*Directions for this task*
Return the records below word for word.

*Source records*
╔══

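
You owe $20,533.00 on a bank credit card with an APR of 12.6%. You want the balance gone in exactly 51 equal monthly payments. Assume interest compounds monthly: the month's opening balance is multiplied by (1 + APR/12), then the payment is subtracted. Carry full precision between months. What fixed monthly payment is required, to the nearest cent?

$522.04

Monthly rate r = 12.6%/12 = 1.05% = 0.0105.
Level-payment amortization: P = B₀·r / (1 − (1+r)^(−n)) = 20533.00·0.0105 / (1 − 1.0105^(−51)).
Denominator 1 − (1+r)^(−51) = 0.412986905.
P = 215.596 / 0.412986905 ≈ 522.04.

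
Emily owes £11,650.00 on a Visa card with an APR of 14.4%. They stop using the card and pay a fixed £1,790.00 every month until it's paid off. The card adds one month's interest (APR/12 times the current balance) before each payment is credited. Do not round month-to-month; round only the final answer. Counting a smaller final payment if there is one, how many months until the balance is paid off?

Monthly rate r = 14.4%/12 = 1.2% = 0.012.
Recurrence: B ← B·(1+r) − £1,790.00.
Month 1: interest £139.80; balance after payment £9,999.80.
Month 2: interest £120.00; balance after payment £8,329.80.
Closed form: n = −ln(1 − rB₀/P)/ln(1+r) = −ln(0.9219)/ln(1.012) ≈ 6.817, so the balance reaches zero during payment 7.

7 payments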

╚══

*Task response*
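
You owe $20,533.00 on a bank credit card with an APR of 12.6%. You want the balance gone in exactly 51 equal monthly payments. Assume interest compounds monthly: the month's opening balance is multiplied by (1 + APR/12), then the payment is subtracted. Carry full precision between months. What fixed monthly payment is required, to the nearest cent?

$522.04

Monthly rate r = 12.6%/12 = 1.05% = 0.0105.
Level-payment amortization: P = B₀·r / (1 − (1+r)^(−n)) = 20533.00·0.0105 / (1 − 1.0105^(−51)).
Denominator 1 − (1+r)^(−51) = 0.412986905.
P = 215.596 / 0.412986905 ≈ 522.04.

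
Emily owes £11,650.00 on a Visa card with an APR of 14.4%. They stop using the card and pay a fixed £1,790.00 every month until it's paid off. The card adds one month's interest (APR/12 times the current balance) before each payment is credited. Do not round month-to-month; round only the final answer. Counting a smaller final payment if there is one, how many months until the balance is paid off?

Monthly rate r = 14.4%/12 = 1.2% = 0.012.
Recurrence: B ← B·(1+r) − £1,790.00.
Month 1: interest £139.80; balance after payment £9,999.80.
Month 2: interest £120.00; balance after payment £8,329.80.
Closed form: n = −ln(1 − rB₀/P)/ln(1+r) = −ln(0.9219)/ln(1.012) ≈ 6.817, so the balance reaches zero during payment 7.

7 payments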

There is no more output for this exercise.